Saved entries
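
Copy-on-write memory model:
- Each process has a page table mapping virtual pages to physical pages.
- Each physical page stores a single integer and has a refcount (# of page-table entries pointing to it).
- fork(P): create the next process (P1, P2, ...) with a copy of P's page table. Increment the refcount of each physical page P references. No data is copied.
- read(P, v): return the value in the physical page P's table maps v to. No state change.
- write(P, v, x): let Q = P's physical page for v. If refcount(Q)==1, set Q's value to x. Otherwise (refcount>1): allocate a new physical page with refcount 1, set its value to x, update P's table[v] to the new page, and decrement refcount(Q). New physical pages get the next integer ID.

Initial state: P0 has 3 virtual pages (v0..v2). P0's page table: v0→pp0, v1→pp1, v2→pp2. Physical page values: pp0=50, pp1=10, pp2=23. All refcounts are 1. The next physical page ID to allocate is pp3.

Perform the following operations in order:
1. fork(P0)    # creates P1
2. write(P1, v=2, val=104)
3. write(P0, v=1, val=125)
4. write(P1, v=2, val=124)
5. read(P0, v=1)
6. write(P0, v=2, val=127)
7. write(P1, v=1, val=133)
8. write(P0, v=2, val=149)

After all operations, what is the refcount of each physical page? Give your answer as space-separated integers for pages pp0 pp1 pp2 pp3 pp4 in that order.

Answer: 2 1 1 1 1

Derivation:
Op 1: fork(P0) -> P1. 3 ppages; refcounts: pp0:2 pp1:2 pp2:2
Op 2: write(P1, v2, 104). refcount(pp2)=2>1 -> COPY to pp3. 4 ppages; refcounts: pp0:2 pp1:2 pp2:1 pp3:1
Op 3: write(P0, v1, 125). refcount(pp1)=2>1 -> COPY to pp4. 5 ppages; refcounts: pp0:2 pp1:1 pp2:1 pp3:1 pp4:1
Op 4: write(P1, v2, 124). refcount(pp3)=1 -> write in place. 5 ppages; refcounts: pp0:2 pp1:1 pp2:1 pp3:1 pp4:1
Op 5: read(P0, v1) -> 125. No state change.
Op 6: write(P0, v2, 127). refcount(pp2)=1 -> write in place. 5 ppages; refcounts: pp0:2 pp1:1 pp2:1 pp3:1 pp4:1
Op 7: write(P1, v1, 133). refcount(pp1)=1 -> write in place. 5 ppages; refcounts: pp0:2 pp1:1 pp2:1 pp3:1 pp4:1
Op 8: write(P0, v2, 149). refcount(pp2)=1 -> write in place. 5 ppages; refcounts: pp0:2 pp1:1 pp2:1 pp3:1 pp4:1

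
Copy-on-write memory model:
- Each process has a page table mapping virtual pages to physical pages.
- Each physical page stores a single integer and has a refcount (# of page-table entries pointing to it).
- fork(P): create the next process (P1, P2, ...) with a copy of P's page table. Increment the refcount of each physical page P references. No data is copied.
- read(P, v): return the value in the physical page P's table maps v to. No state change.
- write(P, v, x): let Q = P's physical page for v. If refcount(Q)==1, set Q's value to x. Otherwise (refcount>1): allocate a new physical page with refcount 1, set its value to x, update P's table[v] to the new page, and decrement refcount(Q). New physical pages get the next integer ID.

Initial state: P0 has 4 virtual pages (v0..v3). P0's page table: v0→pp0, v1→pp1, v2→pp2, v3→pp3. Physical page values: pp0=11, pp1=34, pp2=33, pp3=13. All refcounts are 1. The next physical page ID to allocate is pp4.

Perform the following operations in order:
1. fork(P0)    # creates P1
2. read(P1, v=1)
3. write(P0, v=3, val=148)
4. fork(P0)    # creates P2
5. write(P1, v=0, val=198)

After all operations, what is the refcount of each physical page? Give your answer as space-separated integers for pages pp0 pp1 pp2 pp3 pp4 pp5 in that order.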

EXERCISE PROMPT: Among the lines above, please find those with "values" and copy them.

ANSWER SECTION:
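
Initial state: P0 has 3 virtual pages (v0..v2). P0's page table: v0→pp0, v1→pp1, v2→pp2. Physical page values: pp0=50, pp1=10, pp2=23. All refcounts are 1. The next physical page ID to allocate is pp3.
Initial state: P0 has 4 virtual pages (v0..v3). P0's page table: v0→pp0, v1→pp1, v2→pp2, v3→pp3. Physical page values: pp0=11, pp1=34, pp2=33, pp3=13. All refcounts are 1. The next physical page ID to allocate is pp4.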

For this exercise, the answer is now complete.